- TASK TO COMPLETE:
Whatever the records say, give every one of them again exactly.

Saved entries
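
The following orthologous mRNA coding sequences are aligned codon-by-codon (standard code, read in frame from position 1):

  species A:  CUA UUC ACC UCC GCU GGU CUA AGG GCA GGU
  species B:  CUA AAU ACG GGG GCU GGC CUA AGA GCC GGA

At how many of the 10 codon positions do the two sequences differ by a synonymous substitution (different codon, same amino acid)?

5

Codon 1: CUA Leu / CUA Leu — identical.
Codon 2: UUC Phe / AAU Asn — nonsynonymous.
Codon 3: ACC Thr / ACG Thr — synonymous.
Codon 4: UCC Ser / GGG Gly — nonsynonymous.
Codon 5: GCU Ala / GCU Ala — identical.
Codon 6: GGU Gly / GGC Gly — synonymous.
Codon 7: CUA Leu / CUA Leu — identical.
Codon 8: AGG Arg / AGA Arg — synonymous.
Codon 9: GCA Ala / GCC Ala — synonymous.
Codon 10: GGU Gly / GGA Gly — synonymous.
Synonymous differences: 5.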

- RESPONSE TO THIS EXERCISE:
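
The following orthologous mRNA coding sequences are aligned codon-by-codon (standard code, read in frame from position 1):

  species A:  CUA UUC ACC UCC GCU GGU CUA AGG GCA GGU
  species B:  CUA AAU ACG GGG GCU GGC CUA AGA GCC GGA

At how many of the 10 codon positions do the two sequences differ by a synonymous substitution (different codon, same amino acid)?

5

Codon 1: CUA Leu / CUA Leu — identical.
Codon 2: UUC Phe / AAU Asn — nonsynonymous.
Codon 3: ACC Thr / ACG Thr — synonymous.
Codon 4: UCC Ser / GGG Gly — nonsynonymous.
Codon 5: GCU Ala / GCU Ala — identical.
Codon 6: GGU Gly / GGC Gly — synonymous.
Codon 7: CUA Leu / CUA Leu — identical.
Codon 8: AGG Arg / AGA Arg — synonymous.
Codon 9: GCA Ala / GCC Ala — synonymous.
Codon 10: GGU Gly / GGA Gly — synonymous.
Synonymous differences: 5.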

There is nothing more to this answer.